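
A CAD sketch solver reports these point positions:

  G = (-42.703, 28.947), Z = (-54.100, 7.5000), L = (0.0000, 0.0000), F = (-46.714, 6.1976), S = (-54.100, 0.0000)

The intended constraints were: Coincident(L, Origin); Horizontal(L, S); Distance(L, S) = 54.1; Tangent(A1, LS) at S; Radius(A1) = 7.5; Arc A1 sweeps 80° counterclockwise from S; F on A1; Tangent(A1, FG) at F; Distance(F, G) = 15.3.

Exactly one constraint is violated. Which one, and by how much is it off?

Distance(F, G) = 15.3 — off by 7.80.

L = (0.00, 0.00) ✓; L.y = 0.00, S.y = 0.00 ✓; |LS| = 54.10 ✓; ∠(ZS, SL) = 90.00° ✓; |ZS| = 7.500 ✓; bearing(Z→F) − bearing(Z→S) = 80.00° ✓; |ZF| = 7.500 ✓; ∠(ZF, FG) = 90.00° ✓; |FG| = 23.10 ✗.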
──────────────────────────────
In full and without error, retype the entries above.

*Response area*
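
A CAD sketch solver reports these point positions:

  G = (-42.703, 28.947), Z = (-54.100, 7.5000), L = (0.0000, 0.0000), F = (-46.714, 6.1976), S = (-54.100, 0.0000)

The intended constraints were: Coincident(L, Origin); Horizontal(L, S); Distance(L, S) = 54.1; Tangent(A1, LS) at S; Radius(A1) = 7.5; Arc A1 sweeps 80° counterclockwise from S; F on A1; Tangent(A1, FG) at F; Distance(F, G) = 15.3.

Exactly one constraint is violated. Which one, and by how much is it off?

Distance(F, G) = 15.3 — off by 7.80.

L = (0.00, 0.00) ✓; L.y = 0.00, S.y = 0.00 ✓; |LS| = 54.10 ✓; ∠(ZS, SL) = 90.00° ✓; |ZS| = 7.500 ✓; bearing(Z→F) − bearing(Z→S) = 80.00° ✓; |ZF| = 7.500 ✓; ∠(ZF, FG) = 90.00° ✓; |FG| = 23.10 ✗.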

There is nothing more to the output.